# [Task directions]
Exact copies of all the entries below are expected in the answer.

═══ Material provided ═══

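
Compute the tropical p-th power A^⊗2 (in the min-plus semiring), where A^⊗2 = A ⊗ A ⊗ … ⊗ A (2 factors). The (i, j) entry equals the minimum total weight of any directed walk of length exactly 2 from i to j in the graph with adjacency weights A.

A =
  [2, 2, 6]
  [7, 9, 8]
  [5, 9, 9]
A^⊗2 =
  [4, 4, 8]
  [9, 9, 13]
  [7, 7, 11]

Each entry (A^⊗2)_ij equals the minimum over all length-2 walks i = v_0 → v_1 → … → v_2 = j of Σ_t A[v_t][v_{t+1}]. For example, for (i, j) = (0, 2) we minimise over 3 possible intermediate vertex sequences; the minimum is 8, attained along the walk 0 → 0 → 2.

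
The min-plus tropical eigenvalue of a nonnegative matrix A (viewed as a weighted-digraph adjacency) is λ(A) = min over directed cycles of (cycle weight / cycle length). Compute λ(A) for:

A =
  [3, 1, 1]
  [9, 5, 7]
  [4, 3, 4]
λ(A) = 5/2

Enumerate directed cycles and compute their means (weight / length). Sample:
  cycle 0 → 0: weight = 3, length = 1, mean = 3/1 ≈ 3.000
  cycle 1 → 1: weight = 5, length = 1, mean = 5/1 ≈ 5.000
  cycle 2 → 2: weight = 4, length = 1, mean = 4/1 ≈ 4.000
  cycle 0 → 1 → 0: weight = 10, length = 2, mean = 10/2 ≈ 5.000
  cycle 0 → 2 → 0: weight = 5, length = 2, mean = 5/2 ≈ 2.500
  cycle 1 → 0 → 1: weight = 10, length = 2, mean = 10/2 ≈ 5.000
Minimum mean = 2.500, attained e.g. along the cycle 0 → 2 → 0 with weight 5 and length 2. So λ(A) = 5/2 = 5/2.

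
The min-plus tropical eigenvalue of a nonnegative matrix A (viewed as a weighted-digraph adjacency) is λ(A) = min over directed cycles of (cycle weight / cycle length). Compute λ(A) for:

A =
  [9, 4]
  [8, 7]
λ(A) = 6

Enumerate directed cycles and compute their means (weight / length). Sample:
  cycle 0 → 0: weight = 9, length = 1, mean = 9/1 ≈ 9.000
  cycle 1 → 1: weight = 7, length = 1, mean = 7/1 ≈ 7.000
  cycle 0 → 1 → 0: weight = 12, length = 2, mean = 12/2 ≈ 6.000
  cycle 1 → 0 → 1: weight = 12, length = 2, mean = 12/2 ≈ 6.000
Minimum mean = 6.000, attained e.g. along the cycle 0 → 1 → 0 with weight 12 and length 2. So λ(A) = 12/2 = 6.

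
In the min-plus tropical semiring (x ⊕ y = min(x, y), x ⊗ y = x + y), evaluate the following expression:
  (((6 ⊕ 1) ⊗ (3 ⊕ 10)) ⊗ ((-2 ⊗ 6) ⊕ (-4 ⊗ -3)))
(((6 ⊕ 1) ⊗ (3 ⊕ 10)) ⊗ ((-2 ⊗ 6) ⊕ (-4 ⊗ -3))) = -3

Expand innermost to outermost. Recall ⊕ takes the minimum of its arguments and ⊗ takes their sum. Working out the expression (((6 ⊕ 1) ⊗ (3 ⊕ 10)) ⊗ ((-2 ⊗ 6) ⊕ (-4 ⊗ -3))) gives -3.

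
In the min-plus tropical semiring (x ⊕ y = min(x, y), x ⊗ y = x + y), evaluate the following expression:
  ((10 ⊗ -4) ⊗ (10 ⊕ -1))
((10 ⊗ -4) ⊗ (10 ⊕ -1)) = 5

Expand innermost to outermost. Recall ⊕ takes the minimum of its arguments and ⊗ takes their sum. Working out the expression ((10 ⊗ -4) ⊗ (10 ⊕ -1)) gives 5.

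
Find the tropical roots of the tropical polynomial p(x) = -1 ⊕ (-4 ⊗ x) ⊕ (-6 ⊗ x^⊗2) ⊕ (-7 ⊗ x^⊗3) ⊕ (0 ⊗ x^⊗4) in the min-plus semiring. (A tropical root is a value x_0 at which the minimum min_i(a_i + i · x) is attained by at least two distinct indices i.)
Roots: {-7, 1, 2, 3}

Each tropical root is a break point of the lower envelope of the lines y = a_i + i · x (there are 5 lines, with slopes 0, 1, ..., 4). Only the lines that attain the minimum somewhere contribute to roots; other lines are dominated. Here the surviving (envelope) indices are i = 4, i = 3, i = 2, i = 1, i = 0.
Intersections between consecutive envelope lines give the roots: for adjacent envelope indices i < j the intersection is x = (a_i − a_j) / (j − i). Reading off the sorted break points: {-7, 1, 2, 3}.
Verification: at each break x_0, at least two indices attain the minimum of min_i(a_i + i · x_0).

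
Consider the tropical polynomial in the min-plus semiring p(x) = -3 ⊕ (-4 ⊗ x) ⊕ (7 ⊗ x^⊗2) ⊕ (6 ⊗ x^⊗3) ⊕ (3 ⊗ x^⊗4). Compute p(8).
p(8) = -3

A tropical monomial a ⊗ x^⊗i evaluates to a + i · x. Evaluating each term at x = 8:
  Term 0 contributes -3 + 0 · 8 = -3
  Term 1 contributes -4 + 1 · 8 = 4
  Term 2 contributes 7 + 2 · 8 = 23
  Term 3 contributes 6 + 3 · 8 = 30
  Term 4 contributes 3 + 4 · 8 = 35
p(8) = ⊕ of these = min[-3, 4, 23, 30, 35] = -3.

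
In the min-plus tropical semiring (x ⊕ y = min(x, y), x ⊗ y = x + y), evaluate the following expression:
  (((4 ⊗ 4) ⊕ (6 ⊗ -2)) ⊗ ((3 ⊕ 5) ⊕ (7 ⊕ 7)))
(((4 ⊗ 4) ⊕ (6 ⊗ -2)) ⊗ ((3 ⊕ 5) ⊕ (7 ⊕ 7))) = 7

Expand innermost to outermost. Recall ⊕ takes the minimum of its arguments and ⊗ takes their sum. Working out the expression (((4 ⊗ 4) ⊕ (6 ⊗ -2)) ⊗ ((3 ⊕ 5) ⊕ (7 ⊕ 7))) gives 7.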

═══

# [Task response]
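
Compute the tropical p-th power A^⊗2 (in the min-plus semiring), where A^⊗2 = A ⊗ A ⊗ … ⊗ A (2 factors). The (i, j) entry equals the minimum total weight of any directed walk of length exactly 2 from i to j in the graph with adjacency weights A.

A =
  [2, 2, 6]
  [7, 9, 8]
  [5, 9, 9]
A^⊗2 =
  [4, 4, 8]
  [9, 9, 13]
  [7, 7, 11]

Each entry (A^⊗2)_ij equals the minimum over all length-2 walks i = v_0 → v_1 → … → v_2 = j of Σ_t A[v_t][v_{t+1}]. For example, for (i, j) = (0, 2) we minimise over 3 possible intermediate vertex sequences; the minimum is 8, attained along the walk 0 → 0 → 2.

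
The min-plus tropical eigenvalue of a nonnegative matrix A (viewed as a weighted-digraph adjacency) is λ(A) = min over directed cycles of (cycle weight / cycle length). Compute λ(A) for:

A =
  [3, 1, 1]
  [9, 5, 7]
  [4, 3, 4]
λ(A) = 5/2

Enumerate directed cycles and compute their means (weight / length). Sample:
  cycle 0 → 0: weight = 3, length = 1, mean = 3/1 ≈ 3.000
  cycle 1 → 1: weight = 5, length = 1, mean = 5/1 ≈ 5.000
  cycle 2 → 2: weight = 4, length = 1, mean = 4/1 ≈ 4.000
  cycle 0 → 1 → 0: weight = 10, length = 2, mean = 10/2 ≈ 5.000
  cycle 0 → 2 → 0: weight = 5, length = 2, mean = 5/2 ≈ 2.500
  cycle 1 → 0 → 1: weight = 10, length = 2, mean = 10/2 ≈ 5.000
Minimum mean = 2.500, attained e.g. along the cycle 0 → 2 → 0 with weight 5 and length 2. So λ(A) = 5/2 = 5/2.

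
The min-plus tropical eigenvalue of a nonnegative matrix A (viewed as a weighted-digraph adjacency) is λ(A) = min over directed cycles of (cycle weight / cycle length). Compute λ(A) for:

A =
  [9, 4]
  [8, 7]
λ(A) = 6

Enumerate directed cycles and compute their means (weight / length). Sample:
  cycle 0 → 0: weight = 9, length = 1, mean = 9/1 ≈ 9.000
  cycle 1 → 1: weight = 7, length = 1, mean = 7/1 ≈ 7.000
  cycle 0 → 1 → 0: weight = 12, length = 2, mean = 12/2 ≈ 6.000
  cycle 1 → 0 → 1: weight = 12, length = 2, mean = 12/2 ≈ 6.000
Minimum mean = 6.000, attained e.g. along the cycle 0 → 1 → 0 with weight 12 and length 2. So λ(A) = 12/2 = 6.

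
In the min-plus tropical semiring (x ⊕ y = min(x, y), x ⊗ y = x + y), evaluate the following expression:
  (((6 ⊕ 1) ⊗ (3 ⊕ 10)) ⊗ ((-2 ⊗ 6) ⊕ (-4 ⊗ -3)))
(((6 ⊕ 1) ⊗ (3 ⊕ 10)) ⊗ ((-2 ⊗ 6) ⊕ (-4 ⊗ -3))) = -3

Expand innermost to outermost. Recall ⊕ takes the minimum of its arguments and ⊗ takes their sum. Working out the expression (((6 ⊕ 1) ⊗ (3 ⊕ 10)) ⊗ ((-2 ⊗ 6) ⊕ (-4 ⊗ -3))) gives -3.

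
In the min-plus tropical semiring (x ⊕ y = min(x, y), x ⊗ y = x + y), evaluate the following expression:
  ((10 ⊗ -4) ⊗ (10 ⊕ -1))
((10 ⊗ -4) ⊗ (10 ⊕ -1)) = 5

Expand innermost to outermost. Recall ⊕ takes the minimum of its arguments and ⊗ takes their sum. Working out the expression ((10 ⊗ -4) ⊗ (10 ⊕ -1)) gives 5.

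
Find the tropical roots of the tropical polynomial p(x) = -1 ⊕ (-4 ⊗ x) ⊕ (-6 ⊗ x^⊗2) ⊕ (-7 ⊗ x^⊗3) ⊕ (0 ⊗ x^⊗4) in the min-plus semiring. (A tropical root is a value x_0 at which the minimum min_i(a_i + i · x) is attained by at least two distinct indices i.)
Roots: {-7, 1, 2, 3}

Each tropical root is a break point of the lower envelope of the lines y = a_i + i · x (there are 5 lines, with slopes 0, 1, ..., 4). Only the lines that attain the minimum somewhere contribute to roots; other lines are dominated. Here the surviving (envelope) indices are i = 4, i = 3, i = 2, i = 1, i = 0.
Intersections between consecutive envelope lines give the roots: for adjacent envelope indices i < j the intersection is x = (a_i − a_j) / (j − i). Reading off the sorted break points: {-7, 1, 2, 3}.
Verification: at each break x_0, at least two indices attain the minimum of min_i(a_i + i · x_0).

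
Consider the tropical polynomial in the min-plus semiring p(x) = -3 ⊕ (-4 ⊗ x) ⊕ (7 ⊗ x^⊗2) ⊕ (6 ⊗ x^⊗3) ⊕ (3 ⊗ x^⊗4). Compute p(8).
p(8) = -3

A tropical monomial a ⊗ x^⊗i evaluates to a + i · x. Evaluating each term at x = 8:
  Term 0 contributes -3 + 0 · 8 = -3
  Term 1 contributes -4 + 1 · 8 = 4
  Term 2 contributes 7 + 2 · 8 = 23
  Term 3 contributes 6 + 3 · 8 = 30
  Term 4 contributes 3 + 4 · 8 = 35
p(8) = ⊕ of these = min[-3, 4, 23, 30, 35] = -3.

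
In the min-plus tropical semiring (x ⊕ y = min(x, y), x ⊗ y = x + y), evaluate the following expression:
  (((4 ⊗ 4) ⊕ (6 ⊗ -2)) ⊗ ((3 ⊕ 5) ⊕ (7 ⊕ 7)))
(((4 ⊗ 4) ⊕ (6 ⊗ -2)) ⊗ ((3 ⊕ 5) ⊕ (7 ⊕ 7))) = 7

Expand innermost to outermost. Recall ⊕ takes the minimum of its arguments and ⊗ takes their sum. Working out the expression (((4 ⊗ 4) ⊕ (6 ⊗ -2)) ⊗ ((3 ⊕ 5) ⊕ (7 ⊕ 7))) gives 7.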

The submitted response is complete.